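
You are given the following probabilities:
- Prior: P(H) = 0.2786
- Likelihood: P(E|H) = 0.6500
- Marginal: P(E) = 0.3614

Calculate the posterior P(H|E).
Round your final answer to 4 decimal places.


Using Bayes' theorem:

P(H|E) = P(E|H) × P(H) / P(E)
       = 0.6500 × 0.2786 / 0.3614
       = 0.18109000 / 0.3614
       = 0.5011

The evidence strengthens our belief in H.
Prior: 0.2786 → Posterior: 0.5011


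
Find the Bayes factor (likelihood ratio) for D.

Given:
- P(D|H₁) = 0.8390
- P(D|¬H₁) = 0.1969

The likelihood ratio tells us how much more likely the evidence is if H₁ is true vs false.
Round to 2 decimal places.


Likelihood Ratio (LR) = P(D|H₁) / P(D|¬H₁)

LR = 0.8390 / 0.1969
   = 4.26

The evidence is 4.26 times more likely if H₁ is true than if H₁ is false.
LR > 1, so observing D raises the odds in favor of H₁.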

**INSTRUCTIONS FOR THE TASK:** Reproduce exactly what appears from the line containing "- P(D|H₁) = 0.8390" down to the final line of the data.

**ANSWER BOX:**
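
- P(D|H₁) = 0.8390
- P(D|¬H₁) = 0.1969

The likelihood ratio tells us how much more likely the evidence is if H₁ is true vs false.
Round to 2 decimal places.


Likelihood Ratio (LR) = P(D|H₁) / P(D|¬H₁)

LR = 0.8390 / 0.1969
   = 4.26

The evidence is 4.26 times more likely if H₁ is true than if H₁ is false.
LR > 1, so observing D raises the odds in favor of H₁.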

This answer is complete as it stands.